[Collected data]
"""

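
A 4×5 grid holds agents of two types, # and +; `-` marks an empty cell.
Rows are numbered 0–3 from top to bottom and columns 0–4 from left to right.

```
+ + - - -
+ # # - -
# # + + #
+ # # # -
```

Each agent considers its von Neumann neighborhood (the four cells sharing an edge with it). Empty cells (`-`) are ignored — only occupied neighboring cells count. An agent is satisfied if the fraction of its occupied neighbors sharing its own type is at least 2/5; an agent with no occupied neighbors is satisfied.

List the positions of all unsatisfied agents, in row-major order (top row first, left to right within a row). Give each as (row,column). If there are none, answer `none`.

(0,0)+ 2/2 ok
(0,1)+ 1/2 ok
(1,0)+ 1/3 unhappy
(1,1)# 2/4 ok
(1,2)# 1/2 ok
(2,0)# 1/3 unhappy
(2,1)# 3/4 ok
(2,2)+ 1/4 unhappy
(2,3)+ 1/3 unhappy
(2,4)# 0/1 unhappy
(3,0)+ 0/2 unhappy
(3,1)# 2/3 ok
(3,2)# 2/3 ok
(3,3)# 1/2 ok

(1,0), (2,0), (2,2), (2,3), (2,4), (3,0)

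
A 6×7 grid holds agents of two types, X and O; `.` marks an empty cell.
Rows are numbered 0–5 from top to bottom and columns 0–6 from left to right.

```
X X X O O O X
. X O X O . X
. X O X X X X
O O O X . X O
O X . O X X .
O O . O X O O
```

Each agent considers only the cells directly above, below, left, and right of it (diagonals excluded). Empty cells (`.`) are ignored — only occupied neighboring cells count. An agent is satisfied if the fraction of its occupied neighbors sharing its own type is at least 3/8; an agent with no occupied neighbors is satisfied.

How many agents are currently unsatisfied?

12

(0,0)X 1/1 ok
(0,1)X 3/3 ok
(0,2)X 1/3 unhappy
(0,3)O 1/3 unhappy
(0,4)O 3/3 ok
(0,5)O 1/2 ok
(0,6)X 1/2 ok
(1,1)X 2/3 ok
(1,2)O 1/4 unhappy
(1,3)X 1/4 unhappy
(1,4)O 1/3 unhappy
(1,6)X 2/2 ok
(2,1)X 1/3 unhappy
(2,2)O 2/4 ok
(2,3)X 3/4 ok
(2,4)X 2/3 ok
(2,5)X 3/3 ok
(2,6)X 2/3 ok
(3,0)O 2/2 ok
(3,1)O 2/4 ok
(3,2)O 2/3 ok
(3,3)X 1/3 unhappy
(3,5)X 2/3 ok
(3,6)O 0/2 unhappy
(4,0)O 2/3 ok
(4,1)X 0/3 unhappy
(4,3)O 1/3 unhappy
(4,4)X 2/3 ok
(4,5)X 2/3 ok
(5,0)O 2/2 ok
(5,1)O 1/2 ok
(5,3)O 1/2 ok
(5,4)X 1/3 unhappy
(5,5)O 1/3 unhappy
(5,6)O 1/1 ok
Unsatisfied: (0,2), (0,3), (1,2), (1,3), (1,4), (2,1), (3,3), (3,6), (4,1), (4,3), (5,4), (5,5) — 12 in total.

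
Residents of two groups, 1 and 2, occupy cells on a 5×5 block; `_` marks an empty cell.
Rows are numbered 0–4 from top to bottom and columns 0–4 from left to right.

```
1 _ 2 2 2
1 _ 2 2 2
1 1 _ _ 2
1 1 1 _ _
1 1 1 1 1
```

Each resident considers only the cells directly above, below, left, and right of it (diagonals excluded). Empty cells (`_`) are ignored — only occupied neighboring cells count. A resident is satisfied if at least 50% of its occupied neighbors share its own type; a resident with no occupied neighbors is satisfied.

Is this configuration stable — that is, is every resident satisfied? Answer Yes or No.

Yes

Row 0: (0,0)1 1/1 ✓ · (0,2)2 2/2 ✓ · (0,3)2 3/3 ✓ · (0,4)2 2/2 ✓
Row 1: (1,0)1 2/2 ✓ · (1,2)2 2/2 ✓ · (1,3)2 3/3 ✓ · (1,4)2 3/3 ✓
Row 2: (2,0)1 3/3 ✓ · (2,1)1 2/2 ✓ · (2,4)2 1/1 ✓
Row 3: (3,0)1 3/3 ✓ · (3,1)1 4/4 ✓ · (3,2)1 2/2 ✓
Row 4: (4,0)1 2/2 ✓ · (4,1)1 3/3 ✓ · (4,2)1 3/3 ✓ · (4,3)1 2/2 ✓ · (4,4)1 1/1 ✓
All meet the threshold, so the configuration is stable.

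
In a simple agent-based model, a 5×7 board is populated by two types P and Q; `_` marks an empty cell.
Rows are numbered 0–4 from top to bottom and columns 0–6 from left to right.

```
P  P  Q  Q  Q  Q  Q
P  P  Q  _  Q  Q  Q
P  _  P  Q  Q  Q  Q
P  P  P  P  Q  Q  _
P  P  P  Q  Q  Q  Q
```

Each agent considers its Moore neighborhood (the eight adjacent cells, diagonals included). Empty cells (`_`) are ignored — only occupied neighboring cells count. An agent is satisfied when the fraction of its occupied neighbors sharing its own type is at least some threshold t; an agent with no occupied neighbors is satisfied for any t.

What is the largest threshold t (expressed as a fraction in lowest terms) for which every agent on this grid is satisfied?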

"""

▸ Exercise description:
The entries shown above must be restated word for word.

▸ Answer:
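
A 4×5 grid holds agents of two types, # and +; `-` marks an empty cell.
Rows are numbered 0–3 from top to bottom and columns 0–4 from left to right.

```
+ + - - -
+ # # - -
# # + + #
+ # # # -
```

Each agent considers its von Neumann neighborhood (the four cells sharing an edge with it). Empty cells (`-`) are ignored — only occupied neighboring cells count. An agent is satisfied if the fraction of its occupied neighbors sharing its own type is at least 2/5; an agent with no occupied neighbors is satisfied.

List the positions of all unsatisfied agents, in row-major order (top row first, left to right within a row). Give each as (row,column). If there are none, answer `none`.

(0,0)+ 2/2 ok
(0,1)+ 1/2 ok
(1,0)+ 1/3 unhappy
(1,1)# 2/4 ok
(1,2)# 1/2 ok
(2,0)# 1/3 unhappy
(2,1)# 3/4 ok
(2,2)+ 1/4 unhappy
(2,3)+ 1/3 unhappy
(2,4)# 0/1 unhappy
(3,0)+ 0/2 unhappy
(3,1)# 2/3 ok
(3,2)# 2/3 ok
(3,3)# 1/2 ok

(1,0), (2,0), (2,2), (2,3), (2,4), (3,0)

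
A 6×7 grid holds agents of two types, X and O; `.` marks an empty cell.
Rows are numbered 0–5 from top to bottom and columns 0–6 from left to right.

```
X X X O O O X
. X O X O . X
. X O X X X X
O O O X . X O
O X . O X X .
O O . O X O O
```

Each agent considers only the cells directly above, below, left, and right of it (diagonals excluded). Empty cells (`.`) are ignored — only occupied neighboring cells count. An agent is satisfied if the fraction of its occupied neighbors sharing its own type is at least 3/8; an agent with no occupied neighbors is satisfied.

How many agents are currently unsatisfied?

12

(0,0)X 1/1 ok
(0,1)X 3/3 ok
(0,2)X 1/3 unhappy
(0,3)O 1/3 unhappy
(0,4)O 3/3 ok
(0,5)O 1/2 ok
(0,6)X 1/2 ok
(1,1)X 2/3 ok
(1,2)O 1/4 unhappy
(1,3)X 1/4 unhappy
(1,4)O 1/3 unhappy
(1,6)X 2/2 ok
(2,1)X 1/3 unhappy
(2,2)O 2/4 ok
(2,3)X 3/4 ok
(2,4)X 2/3 ok
(2,5)X 3/3 ok
(2,6)X 2/3 ok
(3,0)O 2/2 ok
(3,1)O 2/4 ok
(3,2)O 2/3 ok
(3,3)X 1/3 unhappy
(3,5)X 2/3 ok
(3,6)O 0/2 unhappy
(4,0)O 2/3 ok
(4,1)X 0/3 unhappy
(4,3)O 1/3 unhappy
(4,4)X 2/3 ok
(4,5)X 2/3 ok
(5,0)O 2/2 ok
(5,1)O 1/2 ok
(5,3)O 1/2 ok
(5,4)X 1/3 unhappy
(5,5)O 1/3 unhappy
(5,6)O 1/1 ok
Unsatisfied: (0,2), (0,3), (1,2), (1,3), (1,4), (2,1), (3,3), (3,6), (4,1), (4,3), (5,4), (5,5) — 12 in total.

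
Residents of two groups, 1 and 2, occupy cells on a 5×5 block; `_` marks an empty cell.
Rows are numbered 0–4 from top to bottom and columns 0–4 from left to right.

```
1 _ 2 2 2
1 _ 2 2 2
1 1 _ _ 2
1 1 1 _ _
1 1 1 1 1
```

Each resident considers only the cells directly above, below, left, and right of it (diagonals excluded). Empty cells (`_`) are ignored — only occupied neighboring cells count. A resident is satisfied if at least 50% of its occupied neighbors share its own type; a resident with no occupied neighbors is satisfied.

Is this configuration stable — that is, is every resident satisfied? Answer Yes or No.

Yes

Row 0: (0,0)1 1/1 ✓ · (0,2)2 2/2 ✓ · (0,3)2 3/3 ✓ · (0,4)2 2/2 ✓
Row 1: (1,0)1 2/2 ✓ · (1,2)2 2/2 ✓ · (1,3)2 3/3 ✓ · (1,4)2 3/3 ✓
Row 2: (2,0)1 3/3 ✓ · (2,1)1 2/2 ✓ · (2,4)2 1/1 ✓
Row 3: (3,0)1 3/3 ✓ · (3,1)1 4/4 ✓ · (3,2)1 2/2 ✓
Row 4: (4,0)1 2/2 ✓ · (4,1)1 3/3 ✓ · (4,2)1 3/3 ✓ · (4,3)1 2/2 ✓ · (4,4)1 1/1 ✓
All meet the threshold, so the configuration is stable.

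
In a simple agent-based model, a 5×7 board is populated by two types P and Q; `_` marks an empty cell.
Rows are numbered 0–4 from top to bottom and columns 0–6 from left to right.

```
P  P  Q  Q  Q  Q  Q
P  P  Q  _  Q  Q  Q
P  _  P  Q  Q  Q  Q
P  P  P  P  Q  Q  _
P  P  P  Q  Q  Q  Q
```

Each agent considers its Moore neighborhood (the eight adjacent cells, diagonals included). Empty cells (`_`) are ignored — only occupied neighboring cells count. An agent is satisfied when the fraction of its occupied neighbors sharing its own type is at least some threshold t; an agent with no occupied neighbors is satisfied for any t.

What is the largest threshold t (expressed as a fraction in lowest terms) for which every agent on this grid is satisfied?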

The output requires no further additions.